◆ YOUR ASSIGNMENT:
Each record is to be printed again precisely as it reads.

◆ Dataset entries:
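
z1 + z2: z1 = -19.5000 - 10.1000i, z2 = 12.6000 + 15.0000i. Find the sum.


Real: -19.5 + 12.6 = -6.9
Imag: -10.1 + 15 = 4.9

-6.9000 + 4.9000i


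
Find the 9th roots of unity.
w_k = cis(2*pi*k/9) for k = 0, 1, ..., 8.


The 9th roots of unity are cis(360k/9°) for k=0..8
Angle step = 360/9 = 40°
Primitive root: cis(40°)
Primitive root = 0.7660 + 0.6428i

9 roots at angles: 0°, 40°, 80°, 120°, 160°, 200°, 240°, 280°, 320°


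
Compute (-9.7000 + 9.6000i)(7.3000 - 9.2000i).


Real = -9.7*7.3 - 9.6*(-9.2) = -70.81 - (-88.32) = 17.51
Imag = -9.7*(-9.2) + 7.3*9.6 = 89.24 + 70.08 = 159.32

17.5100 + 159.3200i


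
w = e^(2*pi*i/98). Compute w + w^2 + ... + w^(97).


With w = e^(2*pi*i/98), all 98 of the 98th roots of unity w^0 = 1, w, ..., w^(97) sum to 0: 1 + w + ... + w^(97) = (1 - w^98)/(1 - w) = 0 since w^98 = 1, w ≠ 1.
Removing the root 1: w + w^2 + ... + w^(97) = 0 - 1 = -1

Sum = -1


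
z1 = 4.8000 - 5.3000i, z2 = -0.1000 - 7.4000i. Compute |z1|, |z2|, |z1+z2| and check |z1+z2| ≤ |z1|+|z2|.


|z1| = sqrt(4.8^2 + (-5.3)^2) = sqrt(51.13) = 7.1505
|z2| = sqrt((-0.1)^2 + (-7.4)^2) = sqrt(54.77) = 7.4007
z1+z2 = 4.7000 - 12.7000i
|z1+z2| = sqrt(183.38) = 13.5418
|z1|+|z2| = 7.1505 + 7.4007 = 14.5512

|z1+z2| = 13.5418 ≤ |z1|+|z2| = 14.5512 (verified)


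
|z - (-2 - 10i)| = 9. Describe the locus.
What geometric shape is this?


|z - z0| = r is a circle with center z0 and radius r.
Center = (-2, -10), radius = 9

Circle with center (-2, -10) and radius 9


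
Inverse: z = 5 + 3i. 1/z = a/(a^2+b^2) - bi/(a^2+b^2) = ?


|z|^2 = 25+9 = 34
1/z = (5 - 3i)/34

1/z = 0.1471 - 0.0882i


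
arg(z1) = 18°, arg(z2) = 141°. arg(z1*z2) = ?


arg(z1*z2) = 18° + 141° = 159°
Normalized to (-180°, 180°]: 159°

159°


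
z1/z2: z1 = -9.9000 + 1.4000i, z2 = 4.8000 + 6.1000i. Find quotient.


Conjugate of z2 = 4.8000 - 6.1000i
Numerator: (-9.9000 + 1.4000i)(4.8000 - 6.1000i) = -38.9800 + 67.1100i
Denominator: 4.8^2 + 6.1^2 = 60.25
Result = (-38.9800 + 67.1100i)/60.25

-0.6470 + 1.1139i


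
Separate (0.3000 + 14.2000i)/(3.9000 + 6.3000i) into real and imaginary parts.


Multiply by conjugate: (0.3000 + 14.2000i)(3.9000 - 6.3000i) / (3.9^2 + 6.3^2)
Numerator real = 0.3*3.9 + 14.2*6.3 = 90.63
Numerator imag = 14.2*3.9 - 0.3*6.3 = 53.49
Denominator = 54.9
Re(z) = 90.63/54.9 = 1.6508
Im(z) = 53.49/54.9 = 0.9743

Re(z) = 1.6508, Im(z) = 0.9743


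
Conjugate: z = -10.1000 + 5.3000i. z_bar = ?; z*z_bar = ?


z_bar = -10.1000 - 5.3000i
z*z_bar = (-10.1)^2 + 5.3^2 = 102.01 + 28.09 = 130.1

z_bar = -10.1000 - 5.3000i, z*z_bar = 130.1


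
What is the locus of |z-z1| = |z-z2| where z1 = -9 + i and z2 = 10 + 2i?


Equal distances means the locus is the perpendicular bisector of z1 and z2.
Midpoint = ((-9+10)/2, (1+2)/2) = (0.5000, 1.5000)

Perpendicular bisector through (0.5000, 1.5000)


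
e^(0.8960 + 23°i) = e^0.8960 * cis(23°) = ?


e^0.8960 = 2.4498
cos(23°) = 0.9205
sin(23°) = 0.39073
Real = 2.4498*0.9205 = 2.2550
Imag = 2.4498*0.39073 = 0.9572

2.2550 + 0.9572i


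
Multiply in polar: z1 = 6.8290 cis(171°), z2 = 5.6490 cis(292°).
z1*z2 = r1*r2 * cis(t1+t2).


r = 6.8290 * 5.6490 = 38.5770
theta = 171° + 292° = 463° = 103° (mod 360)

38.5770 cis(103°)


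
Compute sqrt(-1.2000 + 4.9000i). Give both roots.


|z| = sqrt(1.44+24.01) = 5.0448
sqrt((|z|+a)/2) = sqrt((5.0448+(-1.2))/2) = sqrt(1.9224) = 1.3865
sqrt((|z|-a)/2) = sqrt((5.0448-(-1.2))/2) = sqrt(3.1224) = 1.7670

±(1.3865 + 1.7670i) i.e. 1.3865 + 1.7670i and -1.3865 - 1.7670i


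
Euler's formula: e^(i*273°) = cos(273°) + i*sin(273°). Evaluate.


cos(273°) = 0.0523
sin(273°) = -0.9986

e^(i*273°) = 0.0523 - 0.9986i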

◆ TASK SOLUTION:
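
z1 + z2: z1 = -19.5000 - 10.1000i, z2 = 12.6000 + 15.0000i. Find the sum.


Real: -19.5 + 12.6 = -6.9
Imag: -10.1 + 15 = 4.9

-6.9000 + 4.9000i


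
Find the 9th roots of unity.
w_k = cis(2*pi*k/9) for k = 0, 1, ..., 8.


The 9th roots of unity are cis(360k/9°) for k=0..8
Angle step = 360/9 = 40°
Primitive root: cis(40°)
Primitive root = 0.7660 + 0.6428i

9 roots at angles: 0°, 40°, 80°, 120°, 160°, 200°, 240°, 280°, 320°


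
Compute (-9.7000 + 9.6000i)(7.3000 - 9.2000i).


Real = -9.7*7.3 - 9.6*(-9.2) = -70.81 - (-88.32) = 17.51
Imag = -9.7*(-9.2) + 7.3*9.6 = 89.24 + 70.08 = 159.32

17.5100 + 159.3200i


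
w = e^(2*pi*i/98). Compute w + w^2 + ... + w^(97).


With w = e^(2*pi*i/98), all 98 of the 98th roots of unity w^0 = 1, w, ..., w^(97) sum to 0: 1 + w + ... + w^(97) = (1 - w^98)/(1 - w) = 0 since w^98 = 1, w ≠ 1.
Removing the root 1: w + w^2 + ... + w^(97) = 0 - 1 = -1

Sum = -1


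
z1 = 4.8000 - 5.3000i, z2 = -0.1000 - 7.4000i. Compute |z1|, |z2|, |z1+z2| and check |z1+z2| ≤ |z1|+|z2|.


|z1| = sqrt(4.8^2 + (-5.3)^2) = sqrt(51.13) = 7.1505
|z2| = sqrt((-0.1)^2 + (-7.4)^2) = sqrt(54.77) = 7.4007
z1+z2 = 4.7000 - 12.7000i
|z1+z2| = sqrt(183.38) = 13.5418
|z1|+|z2| = 7.1505 + 7.4007 = 14.5512

|z1+z2| = 13.5418 ≤ |z1|+|z2| = 14.5512 (verified)


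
|z - (-2 - 10i)| = 9. Describe the locus.
What geometric shape is this?


|z - z0| = r is a circle with center z0 and radius r.
Center = (-2, -10), radius = 9

Circle with center (-2, -10) and radius 9


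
Inverse: z = 5 + 3i. 1/z = a/(a^2+b^2) - bi/(a^2+b^2) = ?


|z|^2 = 25+9 = 34
1/z = (5 - 3i)/34

1/z = 0.1471 - 0.0882i


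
arg(z1) = 18°, arg(z2) = 141°. arg(z1*z2) = ?


arg(z1*z2) = 18° + 141° = 159°
Normalized to (-180°, 180°]: 159°

159°


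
z1/z2: z1 = -9.9000 + 1.4000i, z2 = 4.8000 + 6.1000i. Find quotient.


Conjugate of z2 = 4.8000 - 6.1000i
Numerator: (-9.9000 + 1.4000i)(4.8000 - 6.1000i) = -38.9800 + 67.1100i
Denominator: 4.8^2 + 6.1^2 = 60.25
Result = (-38.9800 + 67.1100i)/60.25

-0.6470 + 1.1139i


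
Separate (0.3000 + 14.2000i)/(3.9000 + 6.3000i) into real and imaginary parts.


Multiply by conjugate: (0.3000 + 14.2000i)(3.9000 - 6.3000i) / (3.9^2 + 6.3^2)
Numerator real = 0.3*3.9 + 14.2*6.3 = 90.63
Numerator imag = 14.2*3.9 - 0.3*6.3 = 53.49
Denominator = 54.9
Re(z) = 90.63/54.9 = 1.6508
Im(z) = 53.49/54.9 = 0.9743

Re(z) = 1.6508, Im(z) = 0.9743


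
Conjugate: z = -10.1000 + 5.3000i. z_bar = ?; z*z_bar = ?


z_bar = -10.1000 - 5.3000i
z*z_bar = (-10.1)^2 + 5.3^2 = 102.01 + 28.09 = 130.1

z_bar = -10.1000 - 5.3000i, z*z_bar = 130.1


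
What is the locus of |z-z1| = |z-z2| where z1 = -9 + i and z2 = 10 + 2i?


Equal distances means the locus is the perpendicular bisector of z1 and z2.
Midpoint = ((-9+10)/2, (1+2)/2) = (0.5000, 1.5000)

Perpendicular bisector through (0.5000, 1.5000)


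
e^(0.8960 + 23°i) = e^0.8960 * cis(23°) = ?


e^0.8960 = 2.4498
cos(23°) = 0.9205
sin(23°) = 0.39073
Real = 2.4498*0.9205 = 2.2550
Imag = 2.4498*0.39073 = 0.9572

2.2550 + 0.9572i


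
Multiply in polar: z1 = 6.8290 cis(171°), z2 = 5.6490 cis(292°).
z1*z2 = r1*r2 * cis(t1+t2).


r = 6.8290 * 5.6490 = 38.5770
theta = 171° + 292° = 463° = 103° (mod 360)

38.5770 cis(103°)


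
Compute sqrt(-1.2000 + 4.9000i). Give both roots.


|z| = sqrt(1.44+24.01) = 5.0448
sqrt((|z|+a)/2) = sqrt((5.0448+(-1.2))/2) = sqrt(1.9224) = 1.3865
sqrt((|z|-a)/2) = sqrt((5.0448-(-1.2))/2) = sqrt(3.1224) = 1.7670

±(1.3865 + 1.7670i) i.e. 1.3865 + 1.7670i and -1.3865 - 1.7670i


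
Euler's formula: e^(i*273°) = cos(273°) + i*sin(273°). Evaluate.


cos(273°) = 0.0523
sin(273°) = -0.9986

e^(i*273°) = 0.0523 - 0.9986i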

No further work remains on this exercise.